───── Given data ─────
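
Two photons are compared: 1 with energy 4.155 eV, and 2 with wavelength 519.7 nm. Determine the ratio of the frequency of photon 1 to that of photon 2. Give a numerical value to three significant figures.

f_1 = 1.005e15 Hz (from energy = 4.155 eV, via f = E/h).
f_2 = 5.769e14 Hz (from wavelength = 519.7 nm, via f = c/λ).
Ratio = 1.005e15 / 5.769e14 = 1.74.

1.74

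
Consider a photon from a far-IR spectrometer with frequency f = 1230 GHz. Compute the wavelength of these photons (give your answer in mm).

0.244 mm

Use c = 2.99792458·10^8 m/s.
Convert to SI: f = 1230 GHz = 1.23·10^12 Hz.
For a photon λ = c/f, so λ = 2.437·10^-4 m.
Converting to mm: λ = 0.2437 mm ≈ 0.244 mm.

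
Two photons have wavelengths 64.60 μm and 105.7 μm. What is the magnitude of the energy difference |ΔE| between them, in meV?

Using E = hc/λ: E₁ = 3.0750e-21 J, E₂ = 1.8793e-21 J.
|ΔE| = |3.0750e-21 − 1.8793e-21| = 1.20e-21 J = 7.46 meV.

7.46 meV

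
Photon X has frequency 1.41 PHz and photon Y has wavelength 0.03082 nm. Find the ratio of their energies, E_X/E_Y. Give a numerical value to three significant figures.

1.45e-4

E_X = 9.343e-19 J (from frequency = 1.41 PHz, via E = hf).
E_Y = 6.445e-15 J (from wavelength = 0.03082 nm, via E = hc/λ).
Ratio = 9.343e-19 / 6.445e-15 = 1.45e-4.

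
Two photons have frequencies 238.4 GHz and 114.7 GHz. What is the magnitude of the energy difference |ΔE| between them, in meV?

Using E = hf: E₁ = 1.5797e-22 J, E₂ = 7.6001e-23 J.
|ΔE| = |1.5797e-22 − 7.6001e-23| = 8.20e-23 J = 0.512 meV.

0.512 meV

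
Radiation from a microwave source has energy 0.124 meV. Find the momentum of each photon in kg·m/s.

Use c = 2.99792458e8 m/s, 1 eV = 1.602176634e-19 J.
First convert: E = 0.124 meV = 1.9867e-23 J.
The photon relation is p = E/c, giving p = 6.627e-32 kg·m/s.
So p ≈ 6.63e-32 kg·m/s.

6.63e-32 kg·m/s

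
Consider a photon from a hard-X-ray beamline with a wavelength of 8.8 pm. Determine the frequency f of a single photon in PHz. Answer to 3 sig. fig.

Convert to SI: λ = 8.8 pm = 8.8 × 10^-12 m.
For a photon f = c/λ, so f = 3.407 × 10^19 Hz.
Converting to PHz: f = 34070 PHz ≈ 3.41 × 10^4 PHz.

3.41 × 10^4 PHz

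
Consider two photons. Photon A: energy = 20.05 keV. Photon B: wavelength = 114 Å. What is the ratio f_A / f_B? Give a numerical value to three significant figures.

f_A = 4.848 × 10^18 Hz (from energy = 20.05 keV, via f = E/h).
f_B = 2.630 × 10^16 Hz (from wavelength = 114 Å, via f = c/λ).
Ratio = 4.848 × 10^18 / 2.630 × 10^16 = 184.

184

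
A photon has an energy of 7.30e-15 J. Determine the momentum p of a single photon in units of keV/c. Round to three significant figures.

Take c = 2.99792458e8 m/s, 1 eV = 1.602176634e-19 J.
For a photon p = E/c, so p = 2.435e-23 kg·m/s.
Converting to keV/c: p = 45.56 keV/c ≈ 45.6 keV/c.

45.6 keV/c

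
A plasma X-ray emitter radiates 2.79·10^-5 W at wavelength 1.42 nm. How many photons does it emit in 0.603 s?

Total energy: E_total = P·t = 2.79·10^-5 × 0.603 = 1.682·10^-5 J.
Per-photon energy: E = 1.399·10^-16 J.
N = E_total / E_photon = 1.20·10^11.

1.20·10^11 photons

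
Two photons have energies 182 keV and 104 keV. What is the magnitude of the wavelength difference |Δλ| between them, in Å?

0.0511 Å

Using λ = hc/E: λ₁ = 6.812 × 10^-12 m, λ₂ = 1.192 × 10^-11 m.
|Δλ| = |6.812 × 10^-12 − 1.192 × 10^-11| = 5.11 × 10^-12 m = 0.0511 Å.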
─────
● Task instructions
The line with "A plasma X-ray" through the last line of the entries above: output exactly those lines and nothing else.

● Result
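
A plasma X-ray emitter radiates 2.79·10^-5 W at wavelength 1.42 nm. How many photons does it emit in 0.603 s?

Total energy: E_total = P·t = 2.79·10^-5 × 0.603 = 1.682·10^-5 J.
Per-photon energy: E = 1.399·10^-16 J.
N = E_total / E_photon = 1.20·10^11.

1.20·10^11 photons

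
Two photons have energies 182 keV and 104 keV. What is the magnitude of the wavelength difference |Δλ| between them, in Å?

0.0511 Å

Using λ = hc/E: λ₁ = 6.812 × 10^-12 m, λ₂ = 1.192 × 10^-11 m.
|Δλ| = |6.812 × 10^-12 − 1.192 × 10^-11| = 5.11 × 10^-12 m = 0.0511 Å.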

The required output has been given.